*** Provided entries Section Begins ***
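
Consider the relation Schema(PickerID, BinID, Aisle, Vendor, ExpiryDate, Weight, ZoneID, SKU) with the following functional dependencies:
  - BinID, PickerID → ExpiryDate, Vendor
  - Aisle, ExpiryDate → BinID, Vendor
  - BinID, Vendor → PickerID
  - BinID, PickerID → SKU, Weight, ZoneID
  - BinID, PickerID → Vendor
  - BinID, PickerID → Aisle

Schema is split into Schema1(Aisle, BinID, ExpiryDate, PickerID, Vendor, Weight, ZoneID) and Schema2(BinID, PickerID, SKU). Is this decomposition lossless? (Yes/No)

Schema1 ∩ Schema2 = {BinID, PickerID}; its closure under F is {Aisle, BinID, ExpiryDate, PickerID, SKU, Vendor, Weight, ZoneID}.
This includes all of Schema1, so the common attributes are a superkey of Schema1 — the join is lossless.

Yes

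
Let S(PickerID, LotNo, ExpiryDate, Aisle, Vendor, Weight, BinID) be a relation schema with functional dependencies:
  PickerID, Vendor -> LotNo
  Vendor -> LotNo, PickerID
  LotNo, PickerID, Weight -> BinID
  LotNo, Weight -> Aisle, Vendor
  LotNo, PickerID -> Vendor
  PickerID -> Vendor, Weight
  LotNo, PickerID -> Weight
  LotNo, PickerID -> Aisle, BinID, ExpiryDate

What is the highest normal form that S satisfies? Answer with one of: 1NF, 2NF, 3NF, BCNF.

Candidate keys: {LotNo, Weight}, {PickerID}, {Vendor}. Prime attributes: {LotNo, PickerID, Vendor, Weight}.
The left-hand side of every FD is a superkey, so BCNF is satisfied.

BCNF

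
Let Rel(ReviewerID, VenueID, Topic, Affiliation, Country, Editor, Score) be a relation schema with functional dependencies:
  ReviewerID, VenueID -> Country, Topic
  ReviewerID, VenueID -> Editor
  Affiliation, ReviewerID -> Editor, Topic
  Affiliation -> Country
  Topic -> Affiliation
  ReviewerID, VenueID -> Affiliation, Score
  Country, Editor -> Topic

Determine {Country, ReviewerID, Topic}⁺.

Start with {Country, ReviewerID, Topic}.
Topic -> Affiliation applies; add {Affiliation} → now {Affiliation, Country, ReviewerID, Topic}.
Affiliation, ReviewerID -> Editor, Topic applies; add {Editor} → now {Affiliation, Country, Editor, ReviewerID, Topic}.
No further FD applies.

{Affiliation, Country, Editor, ReviewerID, Topic}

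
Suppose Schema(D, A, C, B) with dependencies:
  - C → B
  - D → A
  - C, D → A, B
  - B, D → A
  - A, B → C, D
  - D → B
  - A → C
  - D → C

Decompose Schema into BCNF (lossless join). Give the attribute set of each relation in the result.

Candidate keys of the original relation: {A}, {D}.
In {A, B, C, D}, {C} is not a superkey ({C}⁺ restricted to this set is {B, C}), so split on C → B into {B, C} and {A, C, D}.
{B, C} is in BCNF.
{A, C, D} is in BCNF.

{A, C, D}; {B, C}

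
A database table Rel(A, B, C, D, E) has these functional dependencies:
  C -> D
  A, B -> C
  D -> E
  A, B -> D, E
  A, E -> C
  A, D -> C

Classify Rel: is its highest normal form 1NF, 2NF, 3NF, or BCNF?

2NF

Candidate key: {A, B}. Prime attributes: {A, B}.
C -> D: {C}⁺ = {C, D, E}, which is not all of the attributes, so the left side is not a superkey — BCNF is violated.
C -> D determines the non-prime attribute {D} from a non-superkey — 3NF is violated.
Checking every proper subset of each key, none determines a non-prime attribute — 2NF is satisfied.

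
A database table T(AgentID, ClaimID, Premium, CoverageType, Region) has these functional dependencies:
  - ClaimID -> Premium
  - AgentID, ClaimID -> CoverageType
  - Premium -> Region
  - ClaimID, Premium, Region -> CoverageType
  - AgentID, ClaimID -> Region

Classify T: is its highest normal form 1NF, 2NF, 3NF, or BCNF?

1NF

Candidate key: {AgentID, ClaimID}. Prime attributes: {AgentID, ClaimID}.
For ClaimID -> Premium we have {ClaimID}⁺ = {ClaimID, CoverageType, Premium, Region}; {ClaimID} is not a superkey, so BCNF fails.
ClaimID -> Premium has non-prime {Premium} on the right and a non-superkey on the left, so 3NF fails.
The proper key subset {ClaimID} of {AgentID, ClaimID} determines non-prime {CoverageType, Premium, Region}, so the relation is not even in 2NF.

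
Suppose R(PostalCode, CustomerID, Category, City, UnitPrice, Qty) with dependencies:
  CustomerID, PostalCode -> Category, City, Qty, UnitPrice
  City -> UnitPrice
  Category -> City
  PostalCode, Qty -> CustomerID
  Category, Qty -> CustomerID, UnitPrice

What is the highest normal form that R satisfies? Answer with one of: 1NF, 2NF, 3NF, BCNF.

2NF

Candidate keys: {CustomerID, PostalCode}, {PostalCode, Qty}. Prime attributes: {CustomerID, PostalCode, Qty}.
City -> UnitPrice breaks BCNF: {City}⁺ = {City, UnitPrice}, so {City} is not a superkey.
Because {UnitPrice} is non-prime and the left side of City -> UnitPrice is not a superkey, the relation is not in 3NF.
No proper subset of a key has a non-prime attribute in its closure, so there is no partial dependency; 2NF holds.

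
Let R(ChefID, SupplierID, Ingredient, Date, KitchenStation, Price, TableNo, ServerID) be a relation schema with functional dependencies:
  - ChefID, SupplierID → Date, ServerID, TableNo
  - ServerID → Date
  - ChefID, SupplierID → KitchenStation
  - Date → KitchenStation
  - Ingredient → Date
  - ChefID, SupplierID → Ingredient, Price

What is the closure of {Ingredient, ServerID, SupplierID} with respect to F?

{Date, Ingredient, KitchenStation, ServerID, SupplierID}

Start with {Ingredient, ServerID, SupplierID}.
ServerID → Date applies; add {Date} → now {Date, Ingredient, ServerID, SupplierID}.
Date → KitchenStation applies; add {KitchenStation} → now {Date, Ingredient, KitchenStation, ServerID, SupplierID}.
No further FD applies.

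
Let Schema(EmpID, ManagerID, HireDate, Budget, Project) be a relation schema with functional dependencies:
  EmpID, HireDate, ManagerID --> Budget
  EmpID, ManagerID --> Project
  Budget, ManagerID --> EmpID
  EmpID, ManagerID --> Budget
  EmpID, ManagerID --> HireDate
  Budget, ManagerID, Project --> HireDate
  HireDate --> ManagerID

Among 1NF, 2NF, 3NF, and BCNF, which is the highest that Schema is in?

Candidate keys: {Budget, HireDate}, {Budget, ManagerID}, {EmpID, HireDate}, {EmpID, ManagerID}. Prime attributes: {Budget, EmpID, HireDate, ManagerID}.
HireDate --> ManagerID: {HireDate}⁺ = {HireDate, ManagerID}, which is not all of the attributes, so the left side is not a superkey — BCNF is violated.
But every attribute on its right side ({ManagerID}) is prime, and the same holds for every other non-superkey FD, so 3NF still holds.

3NF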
*** Provided entries Section Ends ***
_Your objective_
Please filter the entries for the word "Suppose" and copy the lines that have it.

_Answer below_
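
Suppose Schema(D, A, C, B) with dependencies:
Suppose R(PostalCode, CustomerID, Category, City, UnitPrice, Qty) with dependencies: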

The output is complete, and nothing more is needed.